▸ TASK DIRECTIONS
All records after this line are to be returned verbatim.

▸ RECORDED DATA

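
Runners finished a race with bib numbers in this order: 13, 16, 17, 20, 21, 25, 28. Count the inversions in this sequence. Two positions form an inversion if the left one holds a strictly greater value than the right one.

0

Inversion pairs (indices are 1-based):
(none)
That's 0 pairs.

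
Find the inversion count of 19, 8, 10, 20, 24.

Element-by-element contributions:
19 → 8, 10 → 2
8 → none → 0
10 → none → 0
20 → none → 0
24 → none → 0
Sum: 2 + 0 + 0 + 0 + 0 = 2

2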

▸ SOLVED EXERCISE
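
Runners finished a race with bib numbers in this order: 13, 16, 17, 20, 21, 25, 28. Count the inversions in this sequence. Two positions form an inversion if the left one holds a strictly greater value than the right one.

0

Inversion pairs (indices are 1-based):
(none)
That's 0 pairs.

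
Find the inversion count of 19, 8, 10, 20, 24.

Element-by-element contributions:
19 → 8, 10 → 2
8 → none → 0
10 → none → 0
20 → none → 0
24 → none → 0
Sum: 2 + 0 + 0 + 0 + 0 = 2

2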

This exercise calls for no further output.